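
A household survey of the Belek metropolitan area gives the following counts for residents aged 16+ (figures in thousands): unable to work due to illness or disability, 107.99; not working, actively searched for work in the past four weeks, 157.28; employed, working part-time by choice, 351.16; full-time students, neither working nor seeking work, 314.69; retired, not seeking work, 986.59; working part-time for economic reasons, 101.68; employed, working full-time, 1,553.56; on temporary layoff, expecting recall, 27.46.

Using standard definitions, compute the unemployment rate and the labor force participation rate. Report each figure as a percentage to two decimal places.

Unemployment rate ≈ 8.43%; labor force participation rate ≈ 60.86%.

Employed = 351.16 + 101.68 + 1,553.56 = 2,006.40 thousand (anyone who worked, including part-time for economic reasons, counts as employed).
Unemployed = 157.28 + 27.46 = 184.74 thousand (jobless and actively searching, or on temporary layoff).
Labor force = 2,006.40 + 184.74 = 2,191.14 thousand.
Not in labor force = 107.99 + 314.69 + 986.59 = 1,409.27 thousand (those not working and not actively searching are outside the labor force).
Civilian working-age population = 2,191.14 + 1,409.27 = 3,600.41 thousand.
Unemployment rate = 184.74 / 2,191.14 = 8.43%.
Labor force participation rate = 2,191.14 / 3,600.41 = 60.86%.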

*****

The data given before this task must be transcribed exactly and in full.

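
A household survey of the Belek metropolitan area gives the following counts for residents aged 16+ (figures in thousands): unable to work due to illness or disability, 107.99; not working, actively searched for work in the past four weeks, 157.28; employed, working part-time by choice, 351.16; full-time students, neither working nor seeking work, 314.69; retired, not seeking work, 986.59; working part-time for economic reasons, 101.68; employed, working full-time, 1,553.56; on temporary layoff, expecting recall, 27.46.

Using standard definitions, compute the unemployment rate and the labor force participation rate. Report each figure as a percentage to two decimal places.

Unemployment rate ≈ 8.43%; labor force participation rate ≈ 60.86%.

Employed = 351.16 + 101.68 + 1,553.56 = 2,006.40 thousand (anyone who worked, including part-time for economic reasons, counts as employed).
Unemployed = 157.28 + 27.46 = 184.74 thousand (jobless and actively searching, or on temporary layoff).
Labor force = 2,006.40 + 184.74 = 2,191.14 thousand.
Not in labor force = 107.99 + 314.69 + 986.59 = 1,409.27 thousand (those not working and not actively searching are outside the labor force).
Civilian working-age population = 2,191.14 + 1,409.27 = 3,600.41 thousand.
Unemployment rate = 184.74 / 2,191.14 = 8.43%.
Labor force participation rate = 2,191.14 / 3,600.41 = 60.86%.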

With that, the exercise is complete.